> **DATA EXCERPTS**
|---|

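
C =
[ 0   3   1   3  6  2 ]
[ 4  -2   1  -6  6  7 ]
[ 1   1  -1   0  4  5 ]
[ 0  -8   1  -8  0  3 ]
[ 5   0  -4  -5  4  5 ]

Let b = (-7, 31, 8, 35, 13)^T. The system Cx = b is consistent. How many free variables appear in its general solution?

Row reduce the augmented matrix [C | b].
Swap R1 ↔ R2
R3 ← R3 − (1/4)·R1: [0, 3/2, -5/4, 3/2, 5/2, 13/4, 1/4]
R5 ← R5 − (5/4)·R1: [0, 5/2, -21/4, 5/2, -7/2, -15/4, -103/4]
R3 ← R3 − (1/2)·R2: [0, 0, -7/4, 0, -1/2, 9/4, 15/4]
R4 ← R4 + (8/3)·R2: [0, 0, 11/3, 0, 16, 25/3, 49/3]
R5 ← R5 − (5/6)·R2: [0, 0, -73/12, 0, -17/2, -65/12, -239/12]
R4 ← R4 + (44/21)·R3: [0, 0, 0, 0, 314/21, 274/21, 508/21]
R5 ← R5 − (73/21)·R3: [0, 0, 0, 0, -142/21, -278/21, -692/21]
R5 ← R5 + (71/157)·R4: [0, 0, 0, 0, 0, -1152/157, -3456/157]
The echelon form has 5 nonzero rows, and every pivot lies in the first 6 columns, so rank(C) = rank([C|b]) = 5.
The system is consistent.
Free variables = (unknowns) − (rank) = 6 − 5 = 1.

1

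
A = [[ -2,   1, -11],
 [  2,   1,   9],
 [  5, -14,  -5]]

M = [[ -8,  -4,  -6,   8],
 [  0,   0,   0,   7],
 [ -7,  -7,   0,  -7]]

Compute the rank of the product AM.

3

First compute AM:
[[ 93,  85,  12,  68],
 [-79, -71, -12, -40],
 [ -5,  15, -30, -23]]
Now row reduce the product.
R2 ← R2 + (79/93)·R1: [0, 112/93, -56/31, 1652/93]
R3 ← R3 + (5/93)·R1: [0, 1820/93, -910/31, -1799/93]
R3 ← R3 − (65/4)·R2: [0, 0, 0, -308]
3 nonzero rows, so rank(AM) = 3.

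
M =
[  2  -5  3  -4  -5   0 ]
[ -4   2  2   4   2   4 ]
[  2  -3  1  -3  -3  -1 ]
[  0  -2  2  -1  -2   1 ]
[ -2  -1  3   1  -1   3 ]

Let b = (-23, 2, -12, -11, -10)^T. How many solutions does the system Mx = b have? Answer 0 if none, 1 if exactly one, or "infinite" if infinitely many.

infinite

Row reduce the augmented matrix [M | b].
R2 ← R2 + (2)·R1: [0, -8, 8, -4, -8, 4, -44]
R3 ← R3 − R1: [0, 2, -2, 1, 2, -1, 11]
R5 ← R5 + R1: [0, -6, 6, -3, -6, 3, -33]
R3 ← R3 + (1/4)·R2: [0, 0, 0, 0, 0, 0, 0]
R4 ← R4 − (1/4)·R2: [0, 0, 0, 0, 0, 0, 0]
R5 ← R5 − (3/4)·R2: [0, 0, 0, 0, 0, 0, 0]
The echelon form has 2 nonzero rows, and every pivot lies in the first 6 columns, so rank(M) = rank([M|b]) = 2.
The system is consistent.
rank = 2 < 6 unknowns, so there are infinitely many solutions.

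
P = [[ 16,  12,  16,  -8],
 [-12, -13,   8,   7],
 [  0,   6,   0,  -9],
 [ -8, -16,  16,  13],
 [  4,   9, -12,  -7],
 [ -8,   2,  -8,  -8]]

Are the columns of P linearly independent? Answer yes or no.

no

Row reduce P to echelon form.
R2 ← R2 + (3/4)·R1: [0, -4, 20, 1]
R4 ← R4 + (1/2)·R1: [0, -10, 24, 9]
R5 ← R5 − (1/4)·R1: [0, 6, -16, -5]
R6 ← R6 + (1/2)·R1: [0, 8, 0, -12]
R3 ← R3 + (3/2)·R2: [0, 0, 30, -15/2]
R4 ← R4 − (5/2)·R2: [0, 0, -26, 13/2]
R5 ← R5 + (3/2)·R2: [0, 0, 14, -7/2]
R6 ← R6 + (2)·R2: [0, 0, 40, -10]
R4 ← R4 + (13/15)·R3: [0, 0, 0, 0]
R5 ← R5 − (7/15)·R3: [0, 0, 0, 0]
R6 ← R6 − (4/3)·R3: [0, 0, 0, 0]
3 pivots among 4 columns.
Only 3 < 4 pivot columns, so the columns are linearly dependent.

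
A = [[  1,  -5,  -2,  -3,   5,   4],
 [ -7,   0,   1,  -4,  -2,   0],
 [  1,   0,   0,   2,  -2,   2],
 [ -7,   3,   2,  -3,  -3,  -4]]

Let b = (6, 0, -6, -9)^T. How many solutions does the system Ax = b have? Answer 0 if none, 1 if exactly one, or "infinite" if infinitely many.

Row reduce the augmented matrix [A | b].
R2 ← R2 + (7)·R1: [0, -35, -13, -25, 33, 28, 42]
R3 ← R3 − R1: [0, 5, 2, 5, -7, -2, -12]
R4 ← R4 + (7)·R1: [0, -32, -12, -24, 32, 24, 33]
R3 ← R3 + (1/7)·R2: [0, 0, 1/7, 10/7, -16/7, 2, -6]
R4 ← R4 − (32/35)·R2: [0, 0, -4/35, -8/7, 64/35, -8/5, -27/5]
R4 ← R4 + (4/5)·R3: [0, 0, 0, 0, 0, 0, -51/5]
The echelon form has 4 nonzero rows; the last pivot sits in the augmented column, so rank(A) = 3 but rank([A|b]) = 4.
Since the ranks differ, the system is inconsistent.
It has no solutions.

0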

|---|

> **EXERCISE**
Output the listing above exactly as it appears.

> **WRITTEN ANSWER**
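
C =
[ 0   3   1   3  6  2 ]
[ 4  -2   1  -6  6  7 ]
[ 1   1  -1   0  4  5 ]
[ 0  -8   1  -8  0  3 ]
[ 5   0  -4  -5  4  5 ]

Let b = (-7, 31, 8, 35, 13)^T. The system Cx = b is consistent. How many free variables appear in its general solution?

Row reduce the augmented matrix [C | b].
Swap R1 ↔ R2
R3 ← R3 − (1/4)·R1: [0, 3/2, -5/4, 3/2, 5/2, 13/4, 1/4]
R5 ← R5 − (5/4)·R1: [0, 5/2, -21/4, 5/2, -7/2, -15/4, -103/4]
R3 ← R3 − (1/2)·R2: [0, 0, -7/4, 0, -1/2, 9/4, 15/4]
R4 ← R4 + (8/3)·R2: [0, 0, 11/3, 0, 16, 25/3, 49/3]
R5 ← R5 − (5/6)·R2: [0, 0, -73/12, 0, -17/2, -65/12, -239/12]
R4 ← R4 + (44/21)·R3: [0, 0, 0, 0, 314/21, 274/21, 508/21]
R5 ← R5 − (73/21)·R3: [0, 0, 0, 0, -142/21, -278/21, -692/21]
R5 ← R5 + (71/157)·R4: [0, 0, 0, 0, 0, -1152/157, -3456/157]
The echelon form has 5 nonzero rows, and every pivot lies in the first 6 columns, so rank(C) = rank([C|b]) = 5.
The system is consistent.
Free variables = (unknowns) − (rank) = 6 − 5 = 1.

1

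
A = [[ -2,   1, -11],
 [  2,   1,   9],
 [  5, -14,  -5]]

M = [[ -8,  -4,  -6,   8],
 [  0,   0,   0,   7],
 [ -7,  -7,   0,  -7]]

Compute the rank of the product AM.

3

First compute AM:
[[ 93,  85,  12,  68],
 [-79, -71, -12, -40],
 [ -5,  15, -30, -23]]
Now row reduce the product.
R2 ← R2 + (79/93)·R1: [0, 112/93, -56/31, 1652/93]
R3 ← R3 + (5/93)·R1: [0, 1820/93, -910/31, -1799/93]
R3 ← R3 − (65/4)·R2: [0, 0, 0, -308]
3 nonzero rows, so rank(AM) = 3.

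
M =
[  2  -5  3  -4  -5   0 ]
[ -4   2  2   4   2   4 ]
[  2  -3  1  -3  -3  -1 ]
[  0  -2  2  -1  -2   1 ]
[ -2  -1  3   1  -1   3 ]

Let b = (-23, 2, -12, -11, -10)^T. How many solutions does the system Mx = b have? Answer 0 if none, 1 if exactly one, or "infinite" if infinitely many.

infinite

Row reduce the augmented matrix [M | b].
R2 ← R2 + (2)·R1: [0, -8, 8, -4, -8, 4, -44]
R3 ← R3 − R1: [0, 2, -2, 1, 2, -1, 11]
R5 ← R5 + R1: [0, -6, 6, -3, -6, 3, -33]
R3 ← R3 + (1/4)·R2: [0, 0, 0, 0, 0, 0, 0]
R4 ← R4 − (1/4)·R2: [0, 0, 0, 0, 0, 0, 0]
R5 ← R5 − (3/4)·R2: [0, 0, 0, 0, 0, 0, 0]
The echelon form has 2 nonzero rows, and every pivot lies in the first 6 columns, so rank(M) = rank([M|b]) = 2.
The system is consistent.
rank = 2 < 6 unknowns, so there are infinitely many solutions.

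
P = [[ 16,  12,  16,  -8],
 [-12, -13,   8,   7],
 [  0,   6,   0,  -9],
 [ -8, -16,  16,  13],
 [  4,   9, -12,  -7],
 [ -8,   2,  -8,  -8]]

Are the columns of P linearly independent? Answer yes or no.

no

Row reduce P to echelon form.
R2 ← R2 + (3/4)·R1: [0, -4, 20, 1]
R4 ← R4 + (1/2)·R1: [0, -10, 24, 9]
R5 ← R5 − (1/4)·R1: [0, 6, -16, -5]
R6 ← R6 + (1/2)·R1: [0, 8, 0, -12]
R3 ← R3 + (3/2)·R2: [0, 0, 30, -15/2]
R4 ← R4 − (5/2)·R2: [0, 0, -26, 13/2]
R5 ← R5 + (3/2)·R2: [0, 0, 14, -7/2]
R6 ← R6 + (2)·R2: [0, 0, 40, -10]
R4 ← R4 + (13/15)·R3: [0, 0, 0, 0]
R5 ← R5 − (7/15)·R3: [0, 0, 0, 0]
R6 ← R6 − (4/3)·R3: [0, 0, 0, 0]
3 pivots among 4 columns.
Only 3 < 4 pivot columns, so the columns are linearly dependent.

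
A = [[  1,  -5,  -2,  -3,   5,   4],
 [ -7,   0,   1,  -4,  -2,   0],
 [  1,   0,   0,   2,  -2,   2],
 [ -7,   3,   2,  -3,  -3,  -4]]

Let b = (6, 0, -6, -9)^T. How many solutions does the system Ax = b have? Answer 0 if none, 1 if exactly one, or "infinite" if infinitely many.

Row reduce the augmented matrix [A | b].
R2 ← R2 + (7)·R1: [0, -35, -13, -25, 33, 28, 42]
R3 ← R3 − R1: [0, 5, 2, 5, -7, -2, -12]
R4 ← R4 + (7)·R1: [0, -32, -12, -24, 32, 24, 33]
R3 ← R3 + (1/7)·R2: [0, 0, 1/7, 10/7, -16/7, 2, -6]
R4 ← R4 − (32/35)·R2: [0, 0, -4/35, -8/7, 64/35, -8/5, -27/5]
R4 ← R4 + (4/5)·R3: [0, 0, 0, 0, 0, 0, -51/5]
The echelon form has 4 nonzero rows; the last pivot sits in the augmented column, so rank(A) = 3 but rank([A|b]) = 4.
Since the ranks differ, the system is inconsistent.
It has no solutions.

0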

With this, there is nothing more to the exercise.